— WHAT IS EXPECTED —
When you reproduce the listing below, keep every entry exactly as written.

— PROVIDED ENTRIES —
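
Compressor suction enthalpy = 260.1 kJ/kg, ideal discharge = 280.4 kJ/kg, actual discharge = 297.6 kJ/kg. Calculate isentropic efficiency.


dh_ideal = 280.4 - 260.1 = 20.3 kJ/kg
dh_actual = 297.6 - 260.1 = 37.5 kJ/kg
eta_s = dh_ideal / dh_actual = 20.3 / 37.5
eta_s = 0.5413

0.5413


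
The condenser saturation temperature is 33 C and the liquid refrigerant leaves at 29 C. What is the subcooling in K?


Subcooling = T_cond - T_liquid
Subcooling = 33 - 29
Subcooling = 4 K

4


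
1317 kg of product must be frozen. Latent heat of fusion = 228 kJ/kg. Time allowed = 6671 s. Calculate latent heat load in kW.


Q_lat = m * h_fg / t
Q_lat = 1317 * 228 / 6671
Q_lat = 45.01 kW

45.01


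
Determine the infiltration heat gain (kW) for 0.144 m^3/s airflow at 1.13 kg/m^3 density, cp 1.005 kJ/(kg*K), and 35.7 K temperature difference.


Q = V_dot * rho * cp * dT
Q = 0.144 * 1.13 * 1.005 * 35.7
Q = 5.838 kW

5.838


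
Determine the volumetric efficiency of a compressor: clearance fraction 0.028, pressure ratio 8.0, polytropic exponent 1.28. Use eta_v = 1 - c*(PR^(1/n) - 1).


PR^(1/n) = 8.0^(1/1.28) = 5.07620383
eta_v = 1 - 0.028 * (5.07620383 - 1)
eta_v = 0.8859

0.8859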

— EXERCISE ANSWER —
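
Compressor suction enthalpy = 260.1 kJ/kg, ideal discharge = 280.4 kJ/kg, actual discharge = 297.6 kJ/kg. Calculate isentropic efficiency.


dh_ideal = 280.4 - 260.1 = 20.3 kJ/kg
dh_actual = 297.6 - 260.1 = 37.5 kJ/kg
eta_s = dh_ideal / dh_actual = 20.3 / 37.5
eta_s = 0.5413

0.5413


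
The condenser saturation temperature is 33 C and the liquid refrigerant leaves at 29 C. What is the subcooling in K?


Subcooling = T_cond - T_liquid
Subcooling = 33 - 29
Subcooling = 4 K

4


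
1317 kg of product must be frozen. Latent heat of fusion = 228 kJ/kg. Time allowed = 6671 s. Calculate latent heat load in kW.


Q_lat = m * h_fg / t
Q_lat = 1317 * 228 / 6671
Q_lat = 45.01 kW

45.01


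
Determine the infiltration heat gain (kW) for 0.144 m^3/s airflow at 1.13 kg/m^3 density, cp 1.005 kJ/(kg*K), and 35.7 K temperature difference.


Q = V_dot * rho * cp * dT
Q = 0.144 * 1.13 * 1.005 * 35.7
Q = 5.838 kW

5.838


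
Determine the volumetric efficiency of a compressor: clearance fraction 0.028, pressure ratio 8.0, polytropic exponent 1.28. Use eta_v = 1 - c*(PR^(1/n) - 1).


PR^(1/n) = 8.0^(1/1.28) = 5.07620383
eta_v = 1 - 0.028 * (5.07620383 - 1)
eta_v = 0.8859

0.8859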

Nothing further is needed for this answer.